Required work: Output all the data exactly as it appears below.

[Dataset records]

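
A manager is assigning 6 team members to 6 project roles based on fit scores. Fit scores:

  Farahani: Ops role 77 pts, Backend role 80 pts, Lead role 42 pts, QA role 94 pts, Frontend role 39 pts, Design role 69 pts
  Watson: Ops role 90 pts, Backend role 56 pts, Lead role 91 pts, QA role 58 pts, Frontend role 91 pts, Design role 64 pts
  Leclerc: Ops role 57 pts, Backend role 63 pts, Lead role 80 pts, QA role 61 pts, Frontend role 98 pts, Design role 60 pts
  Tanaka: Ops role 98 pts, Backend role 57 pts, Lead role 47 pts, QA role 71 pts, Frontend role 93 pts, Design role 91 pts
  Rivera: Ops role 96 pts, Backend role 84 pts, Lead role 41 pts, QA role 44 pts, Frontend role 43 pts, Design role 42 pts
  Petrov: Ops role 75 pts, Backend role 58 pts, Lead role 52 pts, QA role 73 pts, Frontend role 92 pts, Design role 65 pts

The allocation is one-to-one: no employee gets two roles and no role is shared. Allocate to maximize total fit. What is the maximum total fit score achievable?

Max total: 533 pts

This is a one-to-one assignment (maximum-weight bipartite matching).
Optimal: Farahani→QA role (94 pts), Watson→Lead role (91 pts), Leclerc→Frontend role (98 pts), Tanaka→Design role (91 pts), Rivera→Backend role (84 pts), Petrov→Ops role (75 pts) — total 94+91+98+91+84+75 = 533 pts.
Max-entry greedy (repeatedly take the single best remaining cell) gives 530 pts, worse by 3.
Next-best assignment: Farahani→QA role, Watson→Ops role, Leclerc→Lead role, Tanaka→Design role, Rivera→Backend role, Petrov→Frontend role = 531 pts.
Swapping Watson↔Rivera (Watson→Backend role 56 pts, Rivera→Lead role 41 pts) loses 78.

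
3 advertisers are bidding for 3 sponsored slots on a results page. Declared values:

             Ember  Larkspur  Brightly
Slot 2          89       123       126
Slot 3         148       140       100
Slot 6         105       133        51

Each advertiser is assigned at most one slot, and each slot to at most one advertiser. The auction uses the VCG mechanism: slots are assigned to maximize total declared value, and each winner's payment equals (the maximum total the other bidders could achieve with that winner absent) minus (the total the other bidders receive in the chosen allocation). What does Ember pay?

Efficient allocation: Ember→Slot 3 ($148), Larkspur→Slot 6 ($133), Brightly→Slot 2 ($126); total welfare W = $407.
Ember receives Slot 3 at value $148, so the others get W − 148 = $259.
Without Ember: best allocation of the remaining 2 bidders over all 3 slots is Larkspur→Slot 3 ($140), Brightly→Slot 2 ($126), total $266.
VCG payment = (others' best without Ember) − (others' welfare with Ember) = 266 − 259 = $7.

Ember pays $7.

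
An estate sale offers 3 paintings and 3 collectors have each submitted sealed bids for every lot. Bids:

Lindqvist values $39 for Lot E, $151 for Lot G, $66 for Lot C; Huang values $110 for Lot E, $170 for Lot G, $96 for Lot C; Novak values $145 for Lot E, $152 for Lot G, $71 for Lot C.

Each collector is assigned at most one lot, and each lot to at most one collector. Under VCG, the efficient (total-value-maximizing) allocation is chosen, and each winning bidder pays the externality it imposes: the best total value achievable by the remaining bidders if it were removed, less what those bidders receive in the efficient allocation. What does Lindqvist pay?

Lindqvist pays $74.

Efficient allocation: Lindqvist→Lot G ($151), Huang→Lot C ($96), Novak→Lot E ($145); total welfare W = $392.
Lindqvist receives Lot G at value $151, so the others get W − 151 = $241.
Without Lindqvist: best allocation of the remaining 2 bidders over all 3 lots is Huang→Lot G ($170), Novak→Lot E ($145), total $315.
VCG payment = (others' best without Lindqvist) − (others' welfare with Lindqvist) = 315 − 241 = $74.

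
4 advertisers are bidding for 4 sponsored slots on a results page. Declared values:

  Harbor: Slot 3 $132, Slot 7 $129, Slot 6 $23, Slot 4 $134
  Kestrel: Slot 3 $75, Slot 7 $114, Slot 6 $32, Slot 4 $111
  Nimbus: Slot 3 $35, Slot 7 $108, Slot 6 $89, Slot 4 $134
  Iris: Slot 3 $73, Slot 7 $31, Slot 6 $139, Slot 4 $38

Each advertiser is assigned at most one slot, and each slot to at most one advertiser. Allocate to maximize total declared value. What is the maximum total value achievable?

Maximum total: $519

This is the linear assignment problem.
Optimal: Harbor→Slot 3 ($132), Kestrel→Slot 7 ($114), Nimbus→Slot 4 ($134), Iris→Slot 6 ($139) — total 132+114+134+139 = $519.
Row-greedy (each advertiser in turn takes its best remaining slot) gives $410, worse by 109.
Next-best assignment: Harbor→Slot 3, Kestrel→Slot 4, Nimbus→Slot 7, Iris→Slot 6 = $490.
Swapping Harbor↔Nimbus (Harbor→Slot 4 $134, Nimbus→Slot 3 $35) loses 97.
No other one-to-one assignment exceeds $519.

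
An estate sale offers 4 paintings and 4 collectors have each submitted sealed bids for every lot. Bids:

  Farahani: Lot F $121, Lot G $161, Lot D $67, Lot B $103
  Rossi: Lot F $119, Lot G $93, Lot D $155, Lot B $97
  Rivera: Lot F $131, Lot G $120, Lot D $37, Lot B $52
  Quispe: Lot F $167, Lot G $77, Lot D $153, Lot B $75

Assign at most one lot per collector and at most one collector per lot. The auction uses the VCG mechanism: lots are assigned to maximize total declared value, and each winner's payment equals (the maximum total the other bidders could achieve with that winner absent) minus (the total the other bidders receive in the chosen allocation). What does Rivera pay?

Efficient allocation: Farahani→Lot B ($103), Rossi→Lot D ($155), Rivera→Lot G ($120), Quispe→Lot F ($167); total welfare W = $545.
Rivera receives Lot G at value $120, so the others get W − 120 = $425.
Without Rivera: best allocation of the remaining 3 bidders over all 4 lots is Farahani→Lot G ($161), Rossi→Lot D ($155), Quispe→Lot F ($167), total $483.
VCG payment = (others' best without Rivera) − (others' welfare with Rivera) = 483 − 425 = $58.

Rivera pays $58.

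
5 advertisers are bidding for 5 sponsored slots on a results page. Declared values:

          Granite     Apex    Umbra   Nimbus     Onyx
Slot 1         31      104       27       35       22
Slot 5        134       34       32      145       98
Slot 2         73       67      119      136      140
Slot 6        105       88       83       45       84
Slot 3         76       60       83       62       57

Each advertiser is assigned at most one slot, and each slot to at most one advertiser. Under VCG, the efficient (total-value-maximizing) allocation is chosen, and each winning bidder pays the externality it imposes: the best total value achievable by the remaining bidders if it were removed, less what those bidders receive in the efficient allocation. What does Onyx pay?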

Exercise solution:
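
A manager is assigning 6 team members to 6 project roles based on fit scores. Fit scores:

  Farahani: Ops role 77 pts, Backend role 80 pts, Lead role 42 pts, QA role 94 pts, Frontend role 39 pts, Design role 69 pts
  Watson: Ops role 90 pts, Backend role 56 pts, Lead role 91 pts, QA role 58 pts, Frontend role 91 pts, Design role 64 pts
  Leclerc: Ops role 57 pts, Backend role 63 pts, Lead role 80 pts, QA role 61 pts, Frontend role 98 pts, Design role 60 pts
  Tanaka: Ops role 98 pts, Backend role 57 pts, Lead role 47 pts, QA role 71 pts, Frontend role 93 pts, Design role 91 pts
  Rivera: Ops role 96 pts, Backend role 84 pts, Lead role 41 pts, QA role 44 pts, Frontend role 43 pts, Design role 42 pts
  Petrov: Ops role 75 pts, Backend role 58 pts, Lead role 52 pts, QA role 73 pts, Frontend role 92 pts, Design role 65 pts

The allocation is one-to-one: no employee gets two roles and no role is shared. Allocate to maximize total fit. What is the maximum total fit score achievable?

Max total: 533 pts

This is a one-to-one assignment (maximum-weight bipartite matching).
Optimal: Farahani→QA role (94 pts), Watson→Lead role (91 pts), Leclerc→Frontend role (98 pts), Tanaka→Design role (91 pts), Rivera→Backend role (84 pts), Petrov→Ops role (75 pts) — total 94+91+98+91+84+75 = 533 pts.
Max-entry greedy (repeatedly take the single best remaining cell) gives 530 pts, worse by 3.
Next-best assignment: Farahani→QA role, Watson→Ops role, Leclerc→Lead role, Tanaka→Design role, Rivera→Backend role, Petrov→Frontend role = 531 pts.
Swapping Watson↔Rivera (Watson→Backend role 56 pts, Rivera→Lead role 41 pts) loses 78.

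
3 advertisers are bidding for 3 sponsored slots on a results page. Declared values:

             Ember  Larkspur  Brightly
Slot 2          89       123       126
Slot 3         148       140       100
Slot 6         105       133        51

Each advertiser is assigned at most one slot, and each slot to at most one advertiser. The auction uses the VCG mechanism: slots are assigned to maximize total declared value, and each winner's payment equals (the maximum total the other bidders could achieve with that winner absent) minus (the total the other bidders receive in the chosen allocation). What does Ember pay?

Efficient allocation: Ember→Slot 3 ($148), Larkspur→Slot 6 ($133), Brightly→Slot 2 ($126); total welfare W = $407.
Ember receives Slot 3 at value $148, so the others get W − 148 = $259.
Without Ember: best allocation of the remaining 2 bidders over all 3 slots is Larkspur→Slot 3 ($140), Brightly→Slot 2 ($126), total $266.
VCG payment = (others' best without Ember) − (others' welfare with Ember) = 266 − 259 = $7.

Ember pays $7.

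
An estate sale offers 3 paintings and 3 collectors have each submitted sealed bids for every lot. Bids:

Lindqvist values $39 for Lot E, $151 for Lot G, $66 for Lot C; Huang values $110 for Lot E, $170 for Lot G, $96 for Lot C; Novak values $145 for Lot E, $152 for Lot G, $71 for Lot C.

Each collector is assigned at most one lot, and each lot to at most one collector. Under VCG, the efficient (total-value-maximizing) allocation is chosen, and each winning bidder pays the externality it imposes: the best total value achievable by the remaining bidders if it were removed, less what those bidders receive in the efficient allocation. What does Lindqvist pay?

Lindqvist pays $74.

Efficient allocation: Lindqvist→Lot G ($151), Huang→Lot C ($96), Novak→Lot E ($145); total welfare W = $392.
Lindqvist receives Lot G at value $151, so the others get W − 151 = $241.
Without Lindqvist: best allocation of the remaining 2 bidders over all 3 lots is Huang→Lot G ($170), Novak→Lot E ($145), total $315.
VCG payment = (others' best without Lindqvist) − (others' welfare with Lindqvist) = 315 − 241 = $74.

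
4 advertisers are bidding for 4 sponsored slots on a results page. Declared values:

  Harbor: Slot 3 $132, Slot 7 $129, Slot 6 $23, Slot 4 $134
  Kestrel: Slot 3 $75, Slot 7 $114, Slot 6 $32, Slot 4 $111
  Nimbus: Slot 3 $35, Slot 7 $108, Slot 6 $89, Slot 4 $134
  Iris: Slot 3 $73, Slot 7 $31, Slot 6 $139, Slot 4 $38

Each advertiser is assigned at most one slot, and each slot to at most one advertiser. Allocate to maximize total declared value. What is the maximum total value achievable?

Maximum total: $519

This is the linear assignment problem.
Optimal: Harbor→Slot 3 ($132), Kestrel→Slot 7 ($114), Nimbus→Slot 4 ($134), Iris→Slot 6 ($139) — total 132+114+134+139 = $519.
Row-greedy (each advertiser in turn takes its best remaining slot) gives $410, worse by 109.
Next-best assignment: Harbor→Slot 3, Kestrel→Slot 4, Nimbus→Slot 7, Iris→Slot 6 = $490.
Swapping Harbor↔Nimbus (Harbor→Slot 4 $134, Nimbus→Slot 3 $35) loses 97.
No other one-to-one assignment exceeds $519.

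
An estate sale offers 4 paintings and 4 collectors have each submitted sealed bids for every lot. Bids:

  Farahani: Lot F $121, Lot G $161, Lot D $67, Lot B $103
  Rossi: Lot F $119, Lot G $93, Lot D $155, Lot B $97
  Rivera: Lot F $131, Lot G $120, Lot D $37, Lot B $52
  Quispe: Lot F $167, Lot G $77, Lot D $153, Lot B $75

Assign at most one lot per collector and at most one collector per lot. The auction uses the VCG mechanism: lots are assigned to maximize total declared value, and each winner's payment equals (the maximum total the other bidders could achieve with that winner absent) minus (the total the other bidders receive in the chosen allocation). What does Rivera pay?

Efficient allocation: Farahani→Lot B ($103), Rossi→Lot D ($155), Rivera→Lot G ($120), Quispe→Lot F ($167); total welfare W = $545.
Rivera receives Lot G at value $120, so the others get W − 120 = $425.
Without Rivera: best allocation of the remaining 3 bidders over all 4 lots is Farahani→Lot G ($161), Rossi→Lot D ($155), Quispe→Lot F ($167), total $483.
VCG payment = (others' best without Rivera) − (others' welfare with Rivera) = 483 − 425 = $58.

Rivera pays $58.

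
5 advertisers are bidding for 5 sponsored slots on a results page. Declared values:

          Granite     Apex    Umbra   Nimbus     Onyx
Slot 1         31      104       27       35       22
Slot 5        134       34       32      145       98
Slot 2         73       67      119      136      140
Slot 6        105       88       83       45       84
Slot 3         76       60       83       62       57

Each advertiser is assigned at most one slot, and each slot to at most one advertiser. Under VCG, the efficient (total-value-maximizing) allocation is chosen, and each winning bidder pays the externality it imposes: the best total value achievable by the remaining bidders if it were removed, less what those bidders receive in the efficient allocation. What does Onyx pay?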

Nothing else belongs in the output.